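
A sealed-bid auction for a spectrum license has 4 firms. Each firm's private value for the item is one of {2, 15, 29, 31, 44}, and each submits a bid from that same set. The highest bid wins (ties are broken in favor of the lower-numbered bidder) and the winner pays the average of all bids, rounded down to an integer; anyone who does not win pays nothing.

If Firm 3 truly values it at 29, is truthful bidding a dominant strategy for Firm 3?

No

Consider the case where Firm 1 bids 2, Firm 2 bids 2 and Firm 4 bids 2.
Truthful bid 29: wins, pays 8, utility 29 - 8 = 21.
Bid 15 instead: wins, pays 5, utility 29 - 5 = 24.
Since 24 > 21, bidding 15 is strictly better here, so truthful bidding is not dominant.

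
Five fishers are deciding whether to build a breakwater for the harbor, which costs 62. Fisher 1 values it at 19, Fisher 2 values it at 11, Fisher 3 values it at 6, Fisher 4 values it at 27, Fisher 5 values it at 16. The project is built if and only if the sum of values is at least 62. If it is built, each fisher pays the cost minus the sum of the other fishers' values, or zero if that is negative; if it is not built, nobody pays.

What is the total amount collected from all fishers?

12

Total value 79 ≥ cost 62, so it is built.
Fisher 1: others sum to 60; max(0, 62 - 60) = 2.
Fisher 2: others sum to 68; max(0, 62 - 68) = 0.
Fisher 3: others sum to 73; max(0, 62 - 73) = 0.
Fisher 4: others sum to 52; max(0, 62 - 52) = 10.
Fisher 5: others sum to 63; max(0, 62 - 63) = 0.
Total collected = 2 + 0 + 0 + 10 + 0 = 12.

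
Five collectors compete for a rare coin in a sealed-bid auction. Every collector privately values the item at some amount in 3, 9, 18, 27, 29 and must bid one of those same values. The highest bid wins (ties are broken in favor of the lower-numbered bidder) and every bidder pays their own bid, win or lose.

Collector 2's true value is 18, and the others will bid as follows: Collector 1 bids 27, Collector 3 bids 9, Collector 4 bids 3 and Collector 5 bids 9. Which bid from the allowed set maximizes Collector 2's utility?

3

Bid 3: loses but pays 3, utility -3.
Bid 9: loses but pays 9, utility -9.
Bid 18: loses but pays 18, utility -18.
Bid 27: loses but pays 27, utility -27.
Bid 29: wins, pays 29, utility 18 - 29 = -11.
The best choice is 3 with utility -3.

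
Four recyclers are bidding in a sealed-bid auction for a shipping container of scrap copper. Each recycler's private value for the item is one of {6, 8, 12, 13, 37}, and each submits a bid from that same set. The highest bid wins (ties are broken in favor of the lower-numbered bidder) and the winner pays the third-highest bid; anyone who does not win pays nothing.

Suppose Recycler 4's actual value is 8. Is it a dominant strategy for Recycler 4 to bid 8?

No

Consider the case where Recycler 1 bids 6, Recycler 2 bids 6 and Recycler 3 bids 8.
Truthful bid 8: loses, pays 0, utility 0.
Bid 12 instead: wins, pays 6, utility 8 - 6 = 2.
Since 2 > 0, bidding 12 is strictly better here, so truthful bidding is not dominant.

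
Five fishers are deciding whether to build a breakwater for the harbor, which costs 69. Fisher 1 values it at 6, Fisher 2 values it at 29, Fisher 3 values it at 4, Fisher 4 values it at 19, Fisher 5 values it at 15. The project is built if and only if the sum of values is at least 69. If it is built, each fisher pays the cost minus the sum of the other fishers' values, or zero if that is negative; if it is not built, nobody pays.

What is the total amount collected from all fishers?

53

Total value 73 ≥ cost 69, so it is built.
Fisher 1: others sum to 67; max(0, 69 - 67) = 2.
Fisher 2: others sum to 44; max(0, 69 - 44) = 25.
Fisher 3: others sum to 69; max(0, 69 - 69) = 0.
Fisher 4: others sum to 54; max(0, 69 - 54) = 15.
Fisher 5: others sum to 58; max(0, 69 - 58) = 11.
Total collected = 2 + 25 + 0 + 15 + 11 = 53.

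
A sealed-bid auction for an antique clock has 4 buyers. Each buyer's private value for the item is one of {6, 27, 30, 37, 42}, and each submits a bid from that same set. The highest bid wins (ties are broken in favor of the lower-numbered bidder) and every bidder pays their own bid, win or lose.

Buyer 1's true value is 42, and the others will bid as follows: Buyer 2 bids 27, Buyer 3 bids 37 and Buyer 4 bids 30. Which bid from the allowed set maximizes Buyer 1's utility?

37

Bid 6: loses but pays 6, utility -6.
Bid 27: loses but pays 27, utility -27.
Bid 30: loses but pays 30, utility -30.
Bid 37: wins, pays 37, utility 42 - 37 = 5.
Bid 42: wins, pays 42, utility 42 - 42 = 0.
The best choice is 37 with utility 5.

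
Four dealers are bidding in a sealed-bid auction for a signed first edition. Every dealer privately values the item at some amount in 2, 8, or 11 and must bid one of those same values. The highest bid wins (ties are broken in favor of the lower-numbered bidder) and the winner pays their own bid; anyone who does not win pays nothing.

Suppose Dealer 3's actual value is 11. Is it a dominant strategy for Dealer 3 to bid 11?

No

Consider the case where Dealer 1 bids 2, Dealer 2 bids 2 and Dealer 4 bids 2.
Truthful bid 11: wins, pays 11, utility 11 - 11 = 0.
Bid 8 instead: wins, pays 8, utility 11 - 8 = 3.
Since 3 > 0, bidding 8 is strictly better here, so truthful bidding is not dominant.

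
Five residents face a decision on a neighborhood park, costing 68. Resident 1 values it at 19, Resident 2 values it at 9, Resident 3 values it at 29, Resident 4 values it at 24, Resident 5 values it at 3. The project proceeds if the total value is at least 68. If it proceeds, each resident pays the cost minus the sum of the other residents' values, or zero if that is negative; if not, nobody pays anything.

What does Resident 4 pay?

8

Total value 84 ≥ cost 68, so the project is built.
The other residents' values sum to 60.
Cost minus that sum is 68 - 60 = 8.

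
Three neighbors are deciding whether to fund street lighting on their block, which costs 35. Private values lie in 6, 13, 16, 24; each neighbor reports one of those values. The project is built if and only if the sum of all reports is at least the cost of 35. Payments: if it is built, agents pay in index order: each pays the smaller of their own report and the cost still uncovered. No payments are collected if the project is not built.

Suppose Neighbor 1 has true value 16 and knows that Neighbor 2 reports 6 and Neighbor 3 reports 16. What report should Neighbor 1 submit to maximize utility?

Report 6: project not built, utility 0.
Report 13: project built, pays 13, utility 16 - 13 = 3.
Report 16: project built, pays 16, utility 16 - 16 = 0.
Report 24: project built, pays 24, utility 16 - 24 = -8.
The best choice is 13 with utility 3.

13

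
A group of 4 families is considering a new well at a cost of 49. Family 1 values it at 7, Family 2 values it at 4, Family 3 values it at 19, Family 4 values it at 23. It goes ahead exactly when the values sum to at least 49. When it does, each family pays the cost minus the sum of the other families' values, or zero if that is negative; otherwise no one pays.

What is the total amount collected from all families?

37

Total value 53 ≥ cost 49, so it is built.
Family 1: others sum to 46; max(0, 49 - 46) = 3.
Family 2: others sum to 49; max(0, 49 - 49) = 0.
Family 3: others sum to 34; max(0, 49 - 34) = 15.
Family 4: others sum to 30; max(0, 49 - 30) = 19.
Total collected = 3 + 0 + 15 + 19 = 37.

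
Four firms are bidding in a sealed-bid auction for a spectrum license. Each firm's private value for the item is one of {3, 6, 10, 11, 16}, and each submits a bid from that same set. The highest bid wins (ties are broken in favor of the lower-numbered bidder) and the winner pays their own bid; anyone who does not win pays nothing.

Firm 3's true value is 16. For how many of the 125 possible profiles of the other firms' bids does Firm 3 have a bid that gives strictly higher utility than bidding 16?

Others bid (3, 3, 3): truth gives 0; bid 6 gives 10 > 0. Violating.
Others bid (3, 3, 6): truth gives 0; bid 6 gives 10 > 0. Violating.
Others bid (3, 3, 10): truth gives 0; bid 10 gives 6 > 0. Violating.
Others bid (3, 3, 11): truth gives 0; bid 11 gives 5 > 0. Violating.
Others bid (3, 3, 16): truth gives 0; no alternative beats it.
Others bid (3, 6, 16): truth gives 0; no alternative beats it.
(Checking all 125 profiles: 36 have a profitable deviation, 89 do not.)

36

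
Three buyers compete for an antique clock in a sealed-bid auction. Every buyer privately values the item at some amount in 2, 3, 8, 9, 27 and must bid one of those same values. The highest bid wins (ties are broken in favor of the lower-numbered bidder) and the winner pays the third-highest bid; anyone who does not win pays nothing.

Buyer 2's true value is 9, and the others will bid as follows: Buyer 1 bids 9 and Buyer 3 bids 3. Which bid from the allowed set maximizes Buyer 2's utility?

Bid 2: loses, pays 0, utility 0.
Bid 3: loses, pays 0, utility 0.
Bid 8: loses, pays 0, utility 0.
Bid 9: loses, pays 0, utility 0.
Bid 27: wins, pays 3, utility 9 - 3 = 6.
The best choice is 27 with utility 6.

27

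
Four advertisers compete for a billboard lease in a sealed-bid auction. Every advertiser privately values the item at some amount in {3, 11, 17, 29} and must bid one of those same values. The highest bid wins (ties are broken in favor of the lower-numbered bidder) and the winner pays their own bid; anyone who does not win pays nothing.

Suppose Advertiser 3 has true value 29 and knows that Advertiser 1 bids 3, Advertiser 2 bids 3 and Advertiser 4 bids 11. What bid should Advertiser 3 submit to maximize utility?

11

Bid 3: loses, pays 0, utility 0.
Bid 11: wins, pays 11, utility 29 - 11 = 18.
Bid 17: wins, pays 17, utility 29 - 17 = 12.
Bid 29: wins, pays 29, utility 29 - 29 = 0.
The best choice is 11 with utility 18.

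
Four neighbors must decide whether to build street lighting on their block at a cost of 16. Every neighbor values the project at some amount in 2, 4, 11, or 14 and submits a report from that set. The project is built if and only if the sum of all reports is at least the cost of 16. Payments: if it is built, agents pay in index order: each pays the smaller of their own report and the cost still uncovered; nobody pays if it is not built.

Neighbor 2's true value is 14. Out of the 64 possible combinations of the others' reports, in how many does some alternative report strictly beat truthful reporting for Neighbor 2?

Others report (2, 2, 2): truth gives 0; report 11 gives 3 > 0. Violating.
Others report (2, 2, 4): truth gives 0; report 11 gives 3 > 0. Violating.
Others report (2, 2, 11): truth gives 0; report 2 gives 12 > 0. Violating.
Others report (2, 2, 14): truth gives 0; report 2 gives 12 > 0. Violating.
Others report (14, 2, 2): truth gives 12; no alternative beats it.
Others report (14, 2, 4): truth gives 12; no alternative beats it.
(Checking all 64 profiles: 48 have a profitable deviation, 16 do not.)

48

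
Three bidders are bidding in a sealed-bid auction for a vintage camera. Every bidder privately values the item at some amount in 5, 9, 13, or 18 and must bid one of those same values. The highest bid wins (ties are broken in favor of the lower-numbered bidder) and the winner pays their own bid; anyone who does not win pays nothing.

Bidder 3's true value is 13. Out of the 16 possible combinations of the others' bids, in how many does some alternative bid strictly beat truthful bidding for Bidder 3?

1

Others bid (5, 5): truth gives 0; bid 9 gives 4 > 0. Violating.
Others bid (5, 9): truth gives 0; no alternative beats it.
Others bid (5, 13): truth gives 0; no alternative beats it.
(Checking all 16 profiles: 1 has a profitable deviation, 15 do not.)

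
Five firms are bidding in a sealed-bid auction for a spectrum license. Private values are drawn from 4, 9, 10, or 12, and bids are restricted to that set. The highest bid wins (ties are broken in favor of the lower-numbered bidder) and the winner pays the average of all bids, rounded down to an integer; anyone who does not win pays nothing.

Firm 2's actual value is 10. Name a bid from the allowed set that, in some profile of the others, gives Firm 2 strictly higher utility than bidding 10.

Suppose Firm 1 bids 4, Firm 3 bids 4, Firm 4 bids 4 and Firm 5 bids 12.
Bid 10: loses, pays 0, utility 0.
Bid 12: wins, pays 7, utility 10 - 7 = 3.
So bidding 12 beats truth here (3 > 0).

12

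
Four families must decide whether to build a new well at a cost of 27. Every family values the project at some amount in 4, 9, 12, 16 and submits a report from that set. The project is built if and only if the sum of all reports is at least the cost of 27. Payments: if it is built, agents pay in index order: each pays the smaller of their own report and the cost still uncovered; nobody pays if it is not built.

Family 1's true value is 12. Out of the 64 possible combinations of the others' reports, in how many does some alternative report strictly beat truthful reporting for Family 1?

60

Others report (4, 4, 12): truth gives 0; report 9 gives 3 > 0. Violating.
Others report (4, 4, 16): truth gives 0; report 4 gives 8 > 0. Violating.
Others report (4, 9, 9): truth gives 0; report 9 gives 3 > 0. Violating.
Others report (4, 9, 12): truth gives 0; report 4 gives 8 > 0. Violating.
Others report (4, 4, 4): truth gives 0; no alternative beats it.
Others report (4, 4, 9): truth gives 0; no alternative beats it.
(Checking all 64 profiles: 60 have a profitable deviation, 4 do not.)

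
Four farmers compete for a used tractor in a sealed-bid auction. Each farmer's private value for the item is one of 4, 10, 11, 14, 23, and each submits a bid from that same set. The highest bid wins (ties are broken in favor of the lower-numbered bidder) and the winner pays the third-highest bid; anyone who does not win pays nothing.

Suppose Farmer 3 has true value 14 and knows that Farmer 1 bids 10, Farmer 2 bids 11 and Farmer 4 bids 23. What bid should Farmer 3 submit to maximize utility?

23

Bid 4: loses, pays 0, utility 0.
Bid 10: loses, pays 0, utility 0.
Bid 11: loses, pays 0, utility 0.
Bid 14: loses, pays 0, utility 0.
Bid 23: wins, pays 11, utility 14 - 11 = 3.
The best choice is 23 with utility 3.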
::::::::::
WHAT YOU NEED TO DO =>
All lines above from the one holding "Suppose Neighbor 1" to the one holding "Four firms are", inclusive, are to be copied exactly; no other line is wanted.

YOUR SOLUTION =>
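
Suppose Neighbor 1 has true value 16 and knows that Neighbor 2 reports 6 and Neighbor 3 reports 16. What report should Neighbor 1 submit to maximize utility?

Report 6: project not built, utility 0.
Report 13: project built, pays 13, utility 16 - 13 = 3.
Report 16: project built, pays 16, utility 16 - 16 = 0.
Report 24: project built, pays 24, utility 16 - 24 = -8.
The best choice is 13 with utility 3.

13

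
A group of 4 families is considering a new well at a cost of 49. Family 1 values it at 7, Family 2 values it at 4, Family 3 values it at 19, Family 4 values it at 23. It goes ahead exactly when the values sum to at least 49. When it does, each family pays the cost minus the sum of the other families' values, or zero if that is negative; otherwise no one pays.

What is the total amount collected from all families?

37

Total value 53 ≥ cost 49, so it is built.
Family 1: others sum to 46; max(0, 49 - 46) = 3.
Family 2: others sum to 49; max(0, 49 - 49) = 0.
Family 3: others sum to 34; max(0, 49 - 34) = 15.
Family 4: others sum to 30; max(0, 49 - 30) = 19.
Total collected = 3 + 0 + 15 + 19 = 37.

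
Four firms are bidding in a sealed-bid auction for a spectrum license. Each firm's private value for the item is one of {3, 6, 10, 11, 16}, and each submits a bid from that same set. The highest bid wins (ties are broken in favor of the lower-numbered bidder) and the winner pays their own bid; anyone who does not win pays nothing.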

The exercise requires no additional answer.